* [What you are asked to do] Starting at the top line, return each entry word for word.

* [Provided data]
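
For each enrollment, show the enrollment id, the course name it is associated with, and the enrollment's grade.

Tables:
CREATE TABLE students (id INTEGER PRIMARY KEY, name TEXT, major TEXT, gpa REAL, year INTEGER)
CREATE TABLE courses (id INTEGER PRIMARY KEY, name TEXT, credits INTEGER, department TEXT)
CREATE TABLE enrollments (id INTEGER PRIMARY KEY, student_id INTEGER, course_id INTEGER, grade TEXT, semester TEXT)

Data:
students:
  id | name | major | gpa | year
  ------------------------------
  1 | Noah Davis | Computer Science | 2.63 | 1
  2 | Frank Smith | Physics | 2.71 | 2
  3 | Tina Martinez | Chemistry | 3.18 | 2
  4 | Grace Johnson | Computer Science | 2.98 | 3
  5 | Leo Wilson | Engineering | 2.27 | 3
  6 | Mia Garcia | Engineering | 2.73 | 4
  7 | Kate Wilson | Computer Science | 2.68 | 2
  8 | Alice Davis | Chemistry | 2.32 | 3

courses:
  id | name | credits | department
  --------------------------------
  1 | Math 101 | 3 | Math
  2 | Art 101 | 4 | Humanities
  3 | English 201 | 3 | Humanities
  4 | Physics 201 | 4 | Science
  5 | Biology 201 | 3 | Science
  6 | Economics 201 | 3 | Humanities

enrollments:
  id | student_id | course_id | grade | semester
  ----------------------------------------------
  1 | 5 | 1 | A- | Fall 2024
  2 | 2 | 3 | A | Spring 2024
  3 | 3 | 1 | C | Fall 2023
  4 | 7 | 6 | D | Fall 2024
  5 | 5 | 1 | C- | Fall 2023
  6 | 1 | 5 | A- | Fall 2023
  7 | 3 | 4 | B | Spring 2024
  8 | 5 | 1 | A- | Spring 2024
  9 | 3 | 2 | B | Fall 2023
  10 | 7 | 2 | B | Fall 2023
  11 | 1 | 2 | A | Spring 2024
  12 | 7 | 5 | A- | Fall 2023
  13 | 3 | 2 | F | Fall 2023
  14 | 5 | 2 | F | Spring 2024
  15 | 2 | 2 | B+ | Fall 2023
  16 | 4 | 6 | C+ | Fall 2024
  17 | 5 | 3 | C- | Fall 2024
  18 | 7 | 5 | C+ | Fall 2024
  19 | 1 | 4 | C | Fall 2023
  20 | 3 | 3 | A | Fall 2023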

* [Result]
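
For each enrollment, show the enrollment id, the course name it is associated with, and the enrollment's grade.

Tables:
CREATE TABLE students (id INTEGER PRIMARY KEY, name TEXT, major TEXT, gpa REAL, year INTEGER)
CREATE TABLE courses (id INTEGER PRIMARY KEY, name TEXT, credits INTEGER, department TEXT)
CREATE TABLE enrollments (id INTEGER PRIMARY KEY, student_id INTEGER, course_id INTEGER, grade TEXT, semester TEXT)

Data:
students:
  id | name | major | gpa | year
  ------------------------------
  1 | Noah Davis | Computer Science | 2.63 | 1
  2 | Frank Smith | Physics | 2.71 | 2
  3 | Tina Martinez | Chemistry | 3.18 | 2
  4 | Grace Johnson | Computer Science | 2.98 | 3
  5 | Leo Wilson | Engineering | 2.27 | 3
  6 | Mia Garcia | Engineering | 2.73 | 4
  7 | Kate Wilson | Computer Science | 2.68 | 2
  8 | Alice Davis | Chemistry | 2.32 | 3

courses:
  id | name | credits | department
  --------------------------------
  1 | Math 101 | 3 | Math
  2 | Art 101 | 4 | Humanities
  3 | English 201 | 3 | Humanities
  4 | Physics 201 | 4 | Science
  5 | Biology 201 | 3 | Science
  6 | Economics 201 | 3 | Humanities

enrollments:
  id | student_id | course_id | grade | semester
  ----------------------------------------------
  1 | 5 | 1 | A- | Fall 2024
  2 | 2 | 3 | A | Spring 2024
  3 | 3 | 1 | C | Fall 2023
  4 | 7 | 6 | D | Fall 2024
  5 | 5 | 1 | C- | Fall 2023
  6 | 1 | 5 | A- | Fall 2023
  7 | 3 | 4 | B | Spring 2024
  8 | 5 | 1 | A- | Spring 2024
  9 | 3 | 2 | B | Fall 2023
  10 | 7 | 2 | B | Fall 2023
  11 | 1 | 2 | A | Spring 2024
  12 | 7 | 5 | A- | Fall 2023
  13 | 3 | 2 | F | Fall 2023
  14 | 5 | 2 | F | Spring 2024
  15 | 2 | 2 | B+ | Fall 2023
  16 | 4 | 6 | C+ | Fall 2024
  17 | 5 | 3 | C- | Fall 2024
  18 | 7 | 5 | C+ | Fall 2024
  19 | 1 | 4 | C | Fall 2023
  20 | 3 | 3 | A | Fall 2023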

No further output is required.